Start of Material provided

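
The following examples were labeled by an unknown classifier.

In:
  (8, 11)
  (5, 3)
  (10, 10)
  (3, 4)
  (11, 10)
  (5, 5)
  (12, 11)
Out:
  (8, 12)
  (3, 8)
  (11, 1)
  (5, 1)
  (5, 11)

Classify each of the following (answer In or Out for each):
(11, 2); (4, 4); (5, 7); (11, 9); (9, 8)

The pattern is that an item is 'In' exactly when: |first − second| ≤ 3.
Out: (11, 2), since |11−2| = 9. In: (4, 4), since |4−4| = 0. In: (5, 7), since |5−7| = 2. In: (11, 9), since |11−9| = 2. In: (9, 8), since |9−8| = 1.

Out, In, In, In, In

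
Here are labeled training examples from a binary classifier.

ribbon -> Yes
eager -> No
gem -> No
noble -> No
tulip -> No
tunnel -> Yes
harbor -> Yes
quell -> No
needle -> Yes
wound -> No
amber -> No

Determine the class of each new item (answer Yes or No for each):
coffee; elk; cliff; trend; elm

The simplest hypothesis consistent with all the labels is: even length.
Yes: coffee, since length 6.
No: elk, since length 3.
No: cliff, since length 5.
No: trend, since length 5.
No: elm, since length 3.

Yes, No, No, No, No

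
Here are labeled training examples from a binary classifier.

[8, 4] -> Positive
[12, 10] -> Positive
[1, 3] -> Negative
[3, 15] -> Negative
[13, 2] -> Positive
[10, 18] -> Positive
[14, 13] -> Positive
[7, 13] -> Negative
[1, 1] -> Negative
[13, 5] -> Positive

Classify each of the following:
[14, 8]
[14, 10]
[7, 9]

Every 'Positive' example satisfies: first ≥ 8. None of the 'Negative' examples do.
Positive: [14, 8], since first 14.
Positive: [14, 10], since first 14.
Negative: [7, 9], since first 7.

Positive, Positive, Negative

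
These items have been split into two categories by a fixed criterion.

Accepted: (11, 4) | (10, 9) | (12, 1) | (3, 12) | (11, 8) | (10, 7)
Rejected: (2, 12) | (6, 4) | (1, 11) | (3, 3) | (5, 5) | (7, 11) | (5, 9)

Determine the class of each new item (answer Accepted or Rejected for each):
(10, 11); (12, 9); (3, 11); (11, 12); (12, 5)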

End of Material provided

**What this task involves**
From the lines above, copy those that contain the word "each".

**Exercise response**
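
Classify each of the following (answer In or Out for each):
Determine the class of each new item (answer Yes or No for each):
Classify each of the following:
Determine the class of each new item (answer Accepted or Rejected for each):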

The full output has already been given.